### Task details
Each line of the data below that carries the word "mean" needs to be copied.

[Collected data]

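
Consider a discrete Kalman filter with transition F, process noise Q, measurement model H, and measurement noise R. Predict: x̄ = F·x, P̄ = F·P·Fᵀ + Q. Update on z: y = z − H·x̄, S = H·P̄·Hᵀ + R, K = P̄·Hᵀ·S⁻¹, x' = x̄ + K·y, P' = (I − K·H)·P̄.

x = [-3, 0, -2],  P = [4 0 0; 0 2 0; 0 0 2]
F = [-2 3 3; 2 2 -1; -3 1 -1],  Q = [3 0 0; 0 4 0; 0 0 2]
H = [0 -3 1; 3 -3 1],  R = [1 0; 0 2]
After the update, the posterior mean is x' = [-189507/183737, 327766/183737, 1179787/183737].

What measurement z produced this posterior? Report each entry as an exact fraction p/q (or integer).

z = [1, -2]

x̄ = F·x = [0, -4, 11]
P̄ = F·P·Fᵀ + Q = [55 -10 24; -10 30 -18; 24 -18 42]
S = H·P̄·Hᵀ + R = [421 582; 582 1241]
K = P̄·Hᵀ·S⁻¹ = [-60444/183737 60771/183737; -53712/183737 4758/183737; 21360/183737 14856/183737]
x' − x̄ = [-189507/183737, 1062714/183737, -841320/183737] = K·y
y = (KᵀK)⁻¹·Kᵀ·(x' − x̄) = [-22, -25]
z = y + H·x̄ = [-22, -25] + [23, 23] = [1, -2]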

---

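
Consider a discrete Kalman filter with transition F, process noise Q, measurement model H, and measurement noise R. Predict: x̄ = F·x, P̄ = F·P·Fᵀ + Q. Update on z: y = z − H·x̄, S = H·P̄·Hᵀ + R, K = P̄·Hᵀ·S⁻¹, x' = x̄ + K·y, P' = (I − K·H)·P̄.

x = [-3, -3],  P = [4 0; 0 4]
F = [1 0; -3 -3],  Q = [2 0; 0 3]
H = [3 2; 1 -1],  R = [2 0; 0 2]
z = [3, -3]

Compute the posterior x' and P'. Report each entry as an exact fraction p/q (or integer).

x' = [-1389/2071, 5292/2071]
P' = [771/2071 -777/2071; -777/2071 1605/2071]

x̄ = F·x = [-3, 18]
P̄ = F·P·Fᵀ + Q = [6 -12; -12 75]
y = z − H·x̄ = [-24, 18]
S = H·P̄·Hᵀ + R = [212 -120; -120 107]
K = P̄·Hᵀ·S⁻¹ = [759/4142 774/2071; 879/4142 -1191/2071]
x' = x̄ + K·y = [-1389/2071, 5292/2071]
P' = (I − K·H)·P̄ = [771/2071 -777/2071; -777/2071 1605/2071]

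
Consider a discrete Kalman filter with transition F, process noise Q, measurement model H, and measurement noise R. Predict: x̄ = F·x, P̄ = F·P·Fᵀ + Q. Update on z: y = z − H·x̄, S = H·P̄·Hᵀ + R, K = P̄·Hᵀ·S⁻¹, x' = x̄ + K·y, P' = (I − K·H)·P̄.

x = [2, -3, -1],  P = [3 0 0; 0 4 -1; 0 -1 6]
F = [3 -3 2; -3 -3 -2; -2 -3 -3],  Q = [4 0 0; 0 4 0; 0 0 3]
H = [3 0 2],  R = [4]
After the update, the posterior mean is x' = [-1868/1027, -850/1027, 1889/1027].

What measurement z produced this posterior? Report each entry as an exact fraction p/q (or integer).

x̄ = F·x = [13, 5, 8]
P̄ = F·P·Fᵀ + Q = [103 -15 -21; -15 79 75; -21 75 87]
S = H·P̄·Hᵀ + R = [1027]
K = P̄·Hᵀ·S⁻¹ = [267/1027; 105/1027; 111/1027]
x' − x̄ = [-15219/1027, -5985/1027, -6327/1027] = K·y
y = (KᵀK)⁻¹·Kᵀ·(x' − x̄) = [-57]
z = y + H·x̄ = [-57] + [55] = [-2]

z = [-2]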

### Response to this task
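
After the update, the posterior mean is x' = [-189507/183737, 327766/183737, 1179787/183737].
After the update, the posterior mean is x' = [-1868/1027, -850/1027, 1889/1027].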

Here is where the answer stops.